(PROVIDED ENTRIES)

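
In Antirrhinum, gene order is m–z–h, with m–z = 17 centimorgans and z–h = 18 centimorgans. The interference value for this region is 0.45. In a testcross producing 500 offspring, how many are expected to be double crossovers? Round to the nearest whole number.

8

Map distances give recombination frequencies of 0.170 and 0.180 for the two intervals.
With interference 0.45 (so coincidence = 0.55), expected double-crossover frequency = 0.170 × 0.180 × 0.55 = 0.01683.
Expected number = 0.01683 × 500 = 8.42 ≈ 8.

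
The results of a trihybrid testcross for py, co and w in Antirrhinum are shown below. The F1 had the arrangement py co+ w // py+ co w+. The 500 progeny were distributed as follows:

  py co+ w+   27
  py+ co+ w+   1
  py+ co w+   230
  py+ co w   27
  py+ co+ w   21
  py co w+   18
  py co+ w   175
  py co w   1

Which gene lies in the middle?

The two rarest classes, py co w and py+ co+ w+, are the double crossovers. Comparing them with the parentals, only the co allele has switched, so co is the middle locus and the order is w – co – py.

co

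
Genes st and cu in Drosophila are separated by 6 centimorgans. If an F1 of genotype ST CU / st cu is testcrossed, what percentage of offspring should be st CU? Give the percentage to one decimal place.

A map distance of 6 centimorgans corresponds to a recombination frequency of 0.060.
The F1 is ST CU / st cu, so st CU is a recombinant gamete class with expected frequency r/2 = 0.060/2 = 0.0300.
That is 0.0300 = 3.0% of the progeny.

3.0%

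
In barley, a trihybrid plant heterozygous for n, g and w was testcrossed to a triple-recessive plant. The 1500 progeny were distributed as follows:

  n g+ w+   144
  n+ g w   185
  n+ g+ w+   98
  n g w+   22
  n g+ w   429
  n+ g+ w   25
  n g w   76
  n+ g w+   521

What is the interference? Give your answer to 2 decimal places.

0.15

The two most frequent reciprocal classes, n+ g w+ and n g+ w, are the parental types, so the F1 was n+ g w+ / n g+ w.
The two rarest classes, n g w+ and n+ g+ w, are the double crossovers. Comparing them with the parentals, only the n allele has switched, so n is the middle locus and the order is g – n – w.
g–n: (174 + 47)/1500 = 0.1473; n–w: (329 + 47)/1500 = 0.2507.
Expected DCO frequency = 0.1473 × 0.2507 ≈ 0.03693; observed = 47/1500 ≈ 0.03133.
Coefficient of coincidence = 0.03133/0.03693 ≈ 0.85; interference = 1 − 0.85 = 0.15.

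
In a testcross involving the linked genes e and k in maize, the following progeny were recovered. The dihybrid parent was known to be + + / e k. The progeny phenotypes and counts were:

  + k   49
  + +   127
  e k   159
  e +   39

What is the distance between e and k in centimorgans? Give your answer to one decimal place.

The recombinant classes are + k and e +: 49 + 39 = 88.
Recombination frequency = 88/374 = 0.2353 ≈ 23.5%, i.e. 23.5 centimorgans.

23.5 centimorgans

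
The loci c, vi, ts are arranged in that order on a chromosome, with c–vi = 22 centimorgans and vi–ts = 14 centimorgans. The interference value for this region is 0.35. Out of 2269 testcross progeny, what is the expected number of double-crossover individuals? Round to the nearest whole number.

Map distances give recombination frequencies of 0.220 and 0.140 for the two intervals.
With interference 0.35 (so coincidence = 0.65), expected double-crossover frequency = 0.220 × 0.140 × 0.65 = 0.02002.
Expected number = 0.02002 × 2269 = 45.43 ≈ 45.

45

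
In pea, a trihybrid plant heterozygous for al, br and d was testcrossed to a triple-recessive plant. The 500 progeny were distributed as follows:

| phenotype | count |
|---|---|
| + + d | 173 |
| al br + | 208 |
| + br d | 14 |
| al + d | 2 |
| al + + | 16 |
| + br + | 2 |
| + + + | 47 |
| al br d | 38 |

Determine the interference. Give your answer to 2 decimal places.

The two most frequent reciprocal classes, + + d and al br +, are the parental types, so the F1 was + + d / al br +.
The two rarest classes, al + d and + br +, are the double crossovers. Comparing them with the parentals, only the al allele has switched, so al is the middle locus and the order is d – al – br.
d–al: (85 + 4)/500 = 0.1780; al–br: (30 + 4)/500 = 0.0680.
Expected DCO frequency = 0.1780 × 0.0680 ≈ 0.01210; observed = 4/500 ≈ 0.00800.
Coefficient of coincidence = 0.00800/0.01210 ≈ 0.66; interference = 1 − 0.66 = 0.34.

0.34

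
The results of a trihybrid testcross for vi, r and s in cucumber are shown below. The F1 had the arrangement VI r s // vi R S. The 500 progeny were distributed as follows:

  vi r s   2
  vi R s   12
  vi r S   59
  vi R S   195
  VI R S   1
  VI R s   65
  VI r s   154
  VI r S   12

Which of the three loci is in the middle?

vi

The two rarest classes, vi r s and VI R S, are the double crossovers. Comparing them with the parentals, only the vi allele has switched, so vi is the middle locus and the order is s – vi – r.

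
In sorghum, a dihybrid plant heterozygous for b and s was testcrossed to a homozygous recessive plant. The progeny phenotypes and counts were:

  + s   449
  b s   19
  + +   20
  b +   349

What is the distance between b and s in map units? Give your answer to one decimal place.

4.7 map units

The two most frequent classes, + s (449) and b + (349), are the parental types, so the F1 was + s / b +.
The recombinant classes are + + and b s: 20 + 19 = 39.
Recombination frequency = 39/837 = 0.0466 ≈ 4.7%, i.e. 4.7 map units.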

(TASK DIRECTIONS) Look through the entries above, find each line containing "phenotypes", and copy it.

(PROBLEM SOLUTION)
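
In a testcross involving the linked genes e and k in maize, the following progeny were recovered. The dihybrid parent was known to be + + / e k. The progeny phenotypes and counts were:
In sorghum, a dihybrid plant heterozygous for b and s was testcrossed to a homozygous recessive plant. The progeny phenotypes and counts were: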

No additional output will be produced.